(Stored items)
....

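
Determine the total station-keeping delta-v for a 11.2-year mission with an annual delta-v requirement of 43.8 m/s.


dV = rate * years = 43.8 * 11.2
dV = 490.5600 m/s

490.5600 m/s


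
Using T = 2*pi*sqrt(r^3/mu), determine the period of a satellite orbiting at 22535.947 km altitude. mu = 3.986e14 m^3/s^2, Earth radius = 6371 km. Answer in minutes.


r = 28906.9470 km = 2.8906947e+07 m
T = 2*pi*sqrt(r^3/mu) = 2*pi*sqrt(2.415498e+22 / 3.986e14)
T = 48911.9030 s = 815.1984 min

815.1984 minutes


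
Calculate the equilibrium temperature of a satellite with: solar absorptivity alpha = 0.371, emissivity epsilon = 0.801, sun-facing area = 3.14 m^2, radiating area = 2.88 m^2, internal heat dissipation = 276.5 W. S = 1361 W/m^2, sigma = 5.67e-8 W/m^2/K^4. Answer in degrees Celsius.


Numerator = alpha*S*A_sun + Q_int = 0.371*1361*3.14 + 276.5 = 1861.9833 W
Denominator = eps*sigma*A_rad = 0.801*5.67e-8*2.88 = 1.308001e-07 W/K^4
T^4 = 1.4235336e+10 K^4
T = 345.4156 K = 72.2656 C

72.2656 degrees Celsius


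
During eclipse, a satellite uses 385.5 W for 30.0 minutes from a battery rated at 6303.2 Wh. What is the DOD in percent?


E_used = P * t / 60 = 385.5 * 30.0 / 60 = 192.7500 Wh
DOD = E_used / E_total * 100 = 192.7500 / 6303.2 * 100
DOD = 3.0580 %

3.0580 %


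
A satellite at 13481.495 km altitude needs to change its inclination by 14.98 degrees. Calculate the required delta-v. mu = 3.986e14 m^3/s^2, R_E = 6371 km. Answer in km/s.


r = 19852.4950 km = 1.9852495e+07 m
V = sqrt(mu/r) = 4480.8572 m/s
di = 14.98 deg = 0.2614503 rad
dV = 2*V*sin(di/2) = 2*4480.8572*sin(0.1307252)
dV = 1168.1877 m/s = 1.1682 km/s

1.1682 km/s


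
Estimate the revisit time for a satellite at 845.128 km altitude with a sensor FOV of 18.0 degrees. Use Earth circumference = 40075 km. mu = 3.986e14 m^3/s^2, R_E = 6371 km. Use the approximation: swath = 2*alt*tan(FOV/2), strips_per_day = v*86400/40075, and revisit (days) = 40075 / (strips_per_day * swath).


swath = 2*845.128*tan(0.1570796) = 267.7103 km
v = sqrt(mu/r) = 7432.1854 m/s = 7.4322 km/s
strips/day = v*86400/40075 = 7.4322*86400/40075 = 16.0235
coverage/day = strips * swath = 16.0235 * 267.7103 = 4289.6489 km
revisit = 40075 / 4289.6489 = 9.3423 days

9.3423 days


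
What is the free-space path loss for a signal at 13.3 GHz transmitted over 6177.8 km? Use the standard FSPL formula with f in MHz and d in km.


f = 13.3 GHz = 13300.0000 MHz
d = 6177.8 km
FSPL = 32.44 + 20*log10(13300.0000) + 20*log10(6177.8)
FSPL = 32.44 + 82.4770 + 75.8167
FSPL = 190.7337 dB

190.7337 dB


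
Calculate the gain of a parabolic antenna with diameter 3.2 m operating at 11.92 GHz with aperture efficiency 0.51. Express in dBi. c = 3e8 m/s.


lambda = c/f = 3e8 / 1.192e+10 = 0.02516779 m
G = eta*(pi*D/lambda)^2 = 0.51*(pi*3.2/0.02516779)^2
G = 81372.9161 (linear)
G = 10*log10(81372.9161) = 49.1048 dBi

49.1048 dBi


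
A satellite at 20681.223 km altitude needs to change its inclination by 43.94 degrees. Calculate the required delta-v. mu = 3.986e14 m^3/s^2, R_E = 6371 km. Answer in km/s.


r = 27052.2230 km = 2.7052223e+07 m
V = sqrt(mu/r) = 3838.5497 m/s
di = 43.94 deg = 0.7668977 rad
dV = 2*V*sin(di/2) = 2*3838.5497*sin(0.3834488)
dV = 2872.1646 m/s = 2.8722 km/s

2.8722 km/s


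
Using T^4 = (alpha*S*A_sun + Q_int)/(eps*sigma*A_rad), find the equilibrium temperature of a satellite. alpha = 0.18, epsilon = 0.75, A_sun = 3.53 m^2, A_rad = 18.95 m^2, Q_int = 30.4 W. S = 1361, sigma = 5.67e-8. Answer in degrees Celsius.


Numerator = alpha*S*A_sun + Q_int = 0.18*1361*3.53 + 30.4 = 895.1794 W
Denominator = eps*sigma*A_rad = 0.75*5.67e-8*18.95 = 8.0584875e-07 W/K^4
T^4 = 1.1108529e+09 K^4
T = 182.5636 K = -90.5864 C

-90.5864 degrees Celsius


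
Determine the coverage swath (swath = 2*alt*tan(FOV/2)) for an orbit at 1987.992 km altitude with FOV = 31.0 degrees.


FOV = 31.0 deg = 0.5410521 rad
swath = 2 * alt * tan(FOV/2) = 2 * 1987.992 * tan(0.270526)
swath = 2 * 1987.992 * 0.2773245
swath = 1102.6379 km

1102.6379 km


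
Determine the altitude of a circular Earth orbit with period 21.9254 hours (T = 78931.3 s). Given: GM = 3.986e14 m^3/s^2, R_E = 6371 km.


T = 78931.3 s
r = (mu*T^2/(4*pi^2))^(1/3) = (3.986e14 * 78931.3^2 / (4*pi^2))^(1/3)
r = 3.9770284e+07 m = 39770.2838 km
alt = r - R_E = 39770.2838 - 6371 = 33399.2838 km

33399.2838 km


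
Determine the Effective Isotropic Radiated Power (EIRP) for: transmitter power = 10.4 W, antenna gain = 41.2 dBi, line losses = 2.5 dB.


Pt = 10.4 W = 10.1703 dBW
EIRP = Pt_dBW + Gt - losses = 10.1703 + 41.2 - 2.5 = 48.8703 dBW

48.8703 dBW


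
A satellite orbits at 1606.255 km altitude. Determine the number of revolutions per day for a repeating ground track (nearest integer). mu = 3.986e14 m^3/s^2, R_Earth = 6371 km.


r = 7.977255e+06 m
T = 2*pi*sqrt(r^3/mu) = 7090.7379 s = 118.1790 min
revs/day = 1440 / 118.1790 = 12.1849
Rounded: 12 revolutions per day

12 revolutions per day


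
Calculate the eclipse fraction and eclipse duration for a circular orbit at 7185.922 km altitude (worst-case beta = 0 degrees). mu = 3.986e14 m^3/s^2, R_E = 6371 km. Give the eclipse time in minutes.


r = 13556.9220 km
T = 261.8193 min
Eclipse fraction = arcsin(R_E/r)/pi = arcsin(6371.0000/13556.9220)/pi
= arcsin(0.4699444)/pi = 0.1557261
Eclipse duration = 0.1557261 * 261.8193 = 40.7721 min

40.7721 minutes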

....

Task objective. Every entry in the data should be returned exactly.

Your solution.
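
Determine the total station-keeping delta-v for a 11.2-year mission with an annual delta-v requirement of 43.8 m/s.


dV = rate * years = 43.8 * 11.2
dV = 490.5600 m/s

490.5600 m/s


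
Using T = 2*pi*sqrt(r^3/mu), determine the period of a satellite orbiting at 22535.947 km altitude. mu = 3.986e14 m^3/s^2, Earth radius = 6371 km. Answer in minutes.


r = 28906.9470 km = 2.8906947e+07 m
T = 2*pi*sqrt(r^3/mu) = 2*pi*sqrt(2.415498e+22 / 3.986e14)
T = 48911.9030 s = 815.1984 min

815.1984 minutes


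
Calculate the equilibrium temperature of a satellite with: solar absorptivity alpha = 0.371, emissivity epsilon = 0.801, sun-facing area = 3.14 m^2, radiating area = 2.88 m^2, internal heat dissipation = 276.5 W. S = 1361 W/m^2, sigma = 5.67e-8 W/m^2/K^4. Answer in degrees Celsius.


Numerator = alpha*S*A_sun + Q_int = 0.371*1361*3.14 + 276.5 = 1861.9833 W
Denominator = eps*sigma*A_rad = 0.801*5.67e-8*2.88 = 1.308001e-07 W/K^4
T^4 = 1.4235336e+10 K^4
T = 345.4156 K = 72.2656 C

72.2656 degrees Celsius


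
During eclipse, a satellite uses 385.5 W for 30.0 minutes from a battery rated at 6303.2 Wh. What is the DOD in percent?


E_used = P * t / 60 = 385.5 * 30.0 / 60 = 192.7500 Wh
DOD = E_used / E_total * 100 = 192.7500 / 6303.2 * 100
DOD = 3.0580 %

3.0580 %


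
A satellite at 13481.495 km altitude needs to change its inclination by 14.98 degrees. Calculate the required delta-v. mu = 3.986e14 m^3/s^2, R_E = 6371 km. Answer in km/s.


r = 19852.4950 km = 1.9852495e+07 m
V = sqrt(mu/r) = 4480.8572 m/s
di = 14.98 deg = 0.2614503 rad
dV = 2*V*sin(di/2) = 2*4480.8572*sin(0.1307252)
dV = 1168.1877 m/s = 1.1682 km/s

1.1682 km/s


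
Estimate the revisit time for a satellite at 845.128 km altitude with a sensor FOV of 18.0 degrees. Use Earth circumference = 40075 km. mu = 3.986e14 m^3/s^2, R_E = 6371 km. Use the approximation: swath = 2*alt*tan(FOV/2), strips_per_day = v*86400/40075, and revisit (days) = 40075 / (strips_per_day * swath).


swath = 2*845.128*tan(0.1570796) = 267.7103 km
v = sqrt(mu/r) = 7432.1854 m/s = 7.4322 km/s
strips/day = v*86400/40075 = 7.4322*86400/40075 = 16.0235
coverage/day = strips * swath = 16.0235 * 267.7103 = 4289.6489 km
revisit = 40075 / 4289.6489 = 9.3423 days

9.3423 days


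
What is the free-space path loss for a signal at 13.3 GHz transmitted over 6177.8 km? Use the standard FSPL formula with f in MHz and d in km.


f = 13.3 GHz = 13300.0000 MHz
d = 6177.8 km
FSPL = 32.44 + 20*log10(13300.0000) + 20*log10(6177.8)
FSPL = 32.44 + 82.4770 + 75.8167
FSPL = 190.7337 dB

190.7337 dB


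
Calculate the gain of a parabolic antenna with diameter 3.2 m operating at 11.92 GHz with aperture efficiency 0.51. Express in dBi. c = 3e8 m/s.


lambda = c/f = 3e8 / 1.192e+10 = 0.02516779 m
G = eta*(pi*D/lambda)^2 = 0.51*(pi*3.2/0.02516779)^2
G = 81372.9161 (linear)
G = 10*log10(81372.9161) = 49.1048 dBi

49.1048 dBi


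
A satellite at 20681.223 km altitude needs to change its inclination by 43.94 degrees. Calculate the required delta-v. mu = 3.986e14 m^3/s^2, R_E = 6371 km. Answer in km/s.


r = 27052.2230 km = 2.7052223e+07 m
V = sqrt(mu/r) = 3838.5497 m/s
di = 43.94 deg = 0.7668977 rad
dV = 2*V*sin(di/2) = 2*3838.5497*sin(0.3834488)
dV = 2872.1646 m/s = 2.8722 km/s

2.8722 km/s


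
Using T^4 = (alpha*S*A_sun + Q_int)/(eps*sigma*A_rad), find the equilibrium temperature of a satellite. alpha = 0.18, epsilon = 0.75, A_sun = 3.53 m^2, A_rad = 18.95 m^2, Q_int = 30.4 W. S = 1361, sigma = 5.67e-8. Answer in degrees Celsius.


Numerator = alpha*S*A_sun + Q_int = 0.18*1361*3.53 + 30.4 = 895.1794 W
Denominator = eps*sigma*A_rad = 0.75*5.67e-8*18.95 = 8.0584875e-07 W/K^4
T^4 = 1.1108529e+09 K^4
T = 182.5636 K = -90.5864 C

-90.5864 degrees Celsius


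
Determine the coverage swath (swath = 2*alt*tan(FOV/2)) for an orbit at 1987.992 km altitude with FOV = 31.0 degrees.


FOV = 31.0 deg = 0.5410521 rad
swath = 2 * alt * tan(FOV/2) = 2 * 1987.992 * tan(0.270526)
swath = 2 * 1987.992 * 0.2773245
swath = 1102.6379 km

1102.6379 km


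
Determine the altitude of a circular Earth orbit with period 21.9254 hours (T = 78931.3 s). Given: GM = 3.986e14 m^3/s^2, R_E = 6371 km.


T = 78931.3 s
r = (mu*T^2/(4*pi^2))^(1/3) = (3.986e14 * 78931.3^2 / (4*pi^2))^(1/3)
r = 3.9770284e+07 m = 39770.2838 km
alt = r - R_E = 39770.2838 - 6371 = 33399.2838 km

33399.2838 km


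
Determine the Effective Isotropic Radiated Power (EIRP) for: transmitter power = 10.4 W, antenna gain = 41.2 dBi, line losses = 2.5 dB.


Pt = 10.4 W = 10.1703 dBW
EIRP = Pt_dBW + Gt - losses = 10.1703 + 41.2 - 2.5 = 48.8703 dBW

48.8703 dBW


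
A satellite orbits at 1606.255 km altitude. Determine the number of revolutions per day for a repeating ground track (nearest integer). mu = 3.986e14 m^3/s^2, R_Earth = 6371 km.


r = 7.977255e+06 m
T = 2*pi*sqrt(r^3/mu) = 7090.7379 s = 118.1790 min
revs/day = 1440 / 118.1790 = 12.1849
Rounded: 12 revolutions per day

12 revolutions per day


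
Calculate the eclipse fraction and eclipse duration for a circular orbit at 7185.922 km altitude (worst-case beta = 0 degrees). mu = 3.986e14 m^3/s^2, R_E = 6371 km. Give the eclipse time in minutes.


r = 13556.9220 km
T = 261.8193 min
Eclipse fraction = arcsin(R_E/r)/pi = arcsin(6371.0000/13556.9220)/pi
= arcsin(0.4699444)/pi = 0.1557261
Eclipse duration = 0.1557261 * 261.8193 = 40.7721 min

40.7721 minutes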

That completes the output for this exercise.